[Material provided Boundary: Start]
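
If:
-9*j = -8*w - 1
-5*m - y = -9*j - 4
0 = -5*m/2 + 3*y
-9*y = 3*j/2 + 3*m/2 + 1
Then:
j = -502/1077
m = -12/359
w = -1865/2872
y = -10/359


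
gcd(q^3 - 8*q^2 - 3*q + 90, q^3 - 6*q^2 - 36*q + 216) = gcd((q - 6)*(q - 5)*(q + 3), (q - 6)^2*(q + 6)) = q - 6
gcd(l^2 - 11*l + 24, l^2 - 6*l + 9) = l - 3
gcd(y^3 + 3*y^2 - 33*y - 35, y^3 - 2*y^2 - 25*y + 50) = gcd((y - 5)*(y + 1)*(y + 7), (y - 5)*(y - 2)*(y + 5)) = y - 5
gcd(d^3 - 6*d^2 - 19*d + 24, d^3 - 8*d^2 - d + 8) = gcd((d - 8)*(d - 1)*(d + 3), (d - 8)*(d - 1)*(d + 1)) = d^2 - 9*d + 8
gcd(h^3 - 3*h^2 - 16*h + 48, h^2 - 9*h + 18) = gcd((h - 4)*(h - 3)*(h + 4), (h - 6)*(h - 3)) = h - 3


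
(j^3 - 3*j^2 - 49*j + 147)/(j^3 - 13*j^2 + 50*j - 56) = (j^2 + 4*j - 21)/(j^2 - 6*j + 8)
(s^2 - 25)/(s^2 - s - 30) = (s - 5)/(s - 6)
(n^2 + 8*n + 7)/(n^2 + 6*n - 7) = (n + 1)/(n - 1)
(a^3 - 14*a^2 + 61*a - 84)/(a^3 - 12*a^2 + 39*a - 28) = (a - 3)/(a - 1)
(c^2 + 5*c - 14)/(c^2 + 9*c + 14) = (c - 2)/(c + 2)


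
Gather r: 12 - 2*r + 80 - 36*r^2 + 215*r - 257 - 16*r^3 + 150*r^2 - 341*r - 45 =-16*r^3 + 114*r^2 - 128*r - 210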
[Material provided Boundary: End]
> _Exercise objective_: Retype the records above exactly, so that no line differs from its source.

> _Response_:
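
If:
-9*j = -8*w - 1
-5*m - y = -9*j - 4
0 = -5*m/2 + 3*y
-9*y = 3*j/2 + 3*m/2 + 1
Then:
j = -502/1077
m = -12/359
w = -1865/2872
y = -10/359


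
gcd(q^3 - 8*q^2 - 3*q + 90, q^3 - 6*q^2 - 36*q + 216) = gcd((q - 6)*(q - 5)*(q + 3), (q - 6)^2*(q + 6)) = q - 6
gcd(l^2 - 11*l + 24, l^2 - 6*l + 9) = l - 3
gcd(y^3 + 3*y^2 - 33*y - 35, y^3 - 2*y^2 - 25*y + 50) = gcd((y - 5)*(y + 1)*(y + 7), (y - 5)*(y - 2)*(y + 5)) = y - 5
gcd(d^3 - 6*d^2 - 19*d + 24, d^3 - 8*d^2 - d + 8) = gcd((d - 8)*(d - 1)*(d + 3), (d - 8)*(d - 1)*(d + 1)) = d^2 - 9*d + 8
gcd(h^3 - 3*h^2 - 16*h + 48, h^2 - 9*h + 18) = gcd((h - 4)*(h - 3)*(h + 4), (h - 6)*(h - 3)) = h - 3


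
(j^3 - 3*j^2 - 49*j + 147)/(j^3 - 13*j^2 + 50*j - 56) = (j^2 + 4*j - 21)/(j^2 - 6*j + 8)
(s^2 - 25)/(s^2 - s - 30) = (s - 5)/(s - 6)
(n^2 + 8*n + 7)/(n^2 + 6*n - 7) = (n + 1)/(n - 1)
(a^3 - 14*a^2 + 61*a - 84)/(a^3 - 12*a^2 + 39*a - 28) = (a - 3)/(a - 1)
(c^2 + 5*c - 14)/(c^2 + 9*c + 14) = (c - 2)/(c + 2)


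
Gather r: 12 - 2*r + 80 - 36*r^2 + 215*r - 257 - 16*r^3 + 150*r^2 - 341*r - 45 =-16*r^3 + 114*r^2 - 128*r - 210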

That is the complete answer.